Give back exactly the lines of the material below that start at the line containing "UUA:L, GCG:A, AAU:N, GGC:G, UUC:F, CAG:Q" and end at the line containing "CAU:H, CCA:P, GUA:V, CAC:H, GUG:V, GGA:G", and no others.
** Opening Data for this exercise block **
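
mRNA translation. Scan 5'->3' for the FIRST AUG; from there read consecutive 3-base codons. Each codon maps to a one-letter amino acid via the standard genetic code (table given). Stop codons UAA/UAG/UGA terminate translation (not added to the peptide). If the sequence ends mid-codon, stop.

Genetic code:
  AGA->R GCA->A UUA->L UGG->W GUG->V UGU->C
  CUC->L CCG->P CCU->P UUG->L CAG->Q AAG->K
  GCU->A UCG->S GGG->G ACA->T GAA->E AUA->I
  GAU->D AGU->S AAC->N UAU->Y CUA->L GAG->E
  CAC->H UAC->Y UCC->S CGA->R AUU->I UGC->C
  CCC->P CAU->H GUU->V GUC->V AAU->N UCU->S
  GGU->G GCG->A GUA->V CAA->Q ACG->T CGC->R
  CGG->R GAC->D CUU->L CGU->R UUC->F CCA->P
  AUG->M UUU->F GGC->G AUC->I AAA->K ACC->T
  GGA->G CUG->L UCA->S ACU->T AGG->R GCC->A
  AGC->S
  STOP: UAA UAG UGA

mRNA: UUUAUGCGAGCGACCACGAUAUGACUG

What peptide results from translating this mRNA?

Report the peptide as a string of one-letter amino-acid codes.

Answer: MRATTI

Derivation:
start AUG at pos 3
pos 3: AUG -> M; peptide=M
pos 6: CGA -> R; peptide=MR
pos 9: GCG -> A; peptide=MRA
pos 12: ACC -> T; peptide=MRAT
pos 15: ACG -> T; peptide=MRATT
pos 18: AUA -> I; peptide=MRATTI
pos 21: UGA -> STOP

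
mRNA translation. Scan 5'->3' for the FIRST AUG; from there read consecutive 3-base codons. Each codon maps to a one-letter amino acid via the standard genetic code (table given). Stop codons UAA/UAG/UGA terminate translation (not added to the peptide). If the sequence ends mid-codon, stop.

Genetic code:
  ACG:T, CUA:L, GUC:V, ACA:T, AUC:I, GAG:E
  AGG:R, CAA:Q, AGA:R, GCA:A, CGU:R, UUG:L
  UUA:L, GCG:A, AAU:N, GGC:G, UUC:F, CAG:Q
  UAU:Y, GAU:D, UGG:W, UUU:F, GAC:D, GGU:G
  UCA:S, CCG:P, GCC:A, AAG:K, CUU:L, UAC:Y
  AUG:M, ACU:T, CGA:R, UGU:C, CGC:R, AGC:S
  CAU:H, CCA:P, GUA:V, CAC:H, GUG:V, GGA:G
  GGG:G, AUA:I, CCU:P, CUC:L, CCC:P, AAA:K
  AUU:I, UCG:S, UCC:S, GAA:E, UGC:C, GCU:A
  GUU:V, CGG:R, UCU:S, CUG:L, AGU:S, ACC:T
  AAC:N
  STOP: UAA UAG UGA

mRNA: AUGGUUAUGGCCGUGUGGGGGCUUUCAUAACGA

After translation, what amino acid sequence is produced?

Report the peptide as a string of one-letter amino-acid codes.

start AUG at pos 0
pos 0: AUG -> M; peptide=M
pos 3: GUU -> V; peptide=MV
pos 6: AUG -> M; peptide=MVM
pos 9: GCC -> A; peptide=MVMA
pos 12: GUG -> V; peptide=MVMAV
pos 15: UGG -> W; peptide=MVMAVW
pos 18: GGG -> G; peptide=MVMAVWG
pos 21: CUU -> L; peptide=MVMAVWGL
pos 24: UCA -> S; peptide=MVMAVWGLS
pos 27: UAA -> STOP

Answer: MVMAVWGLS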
** Closing Data for this exercise block **
*Exercise answer:*
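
  UUA:L, GCG:A, AAU:N, GGC:G, UUC:F, CAG:Q
  UAU:Y, GAU:D, UGG:W, UUU:F, GAC:D, GGU:G
  UCA:S, CCG:P, GCC:A, AAG:K, CUU:L, UAC:Y
  AUG:M, ACU:T, CGA:R, UGU:C, CGC:R, AGC:S
  CAU:H, CCA:P, GUA:V, CAC:H, GUG:V, GGA:G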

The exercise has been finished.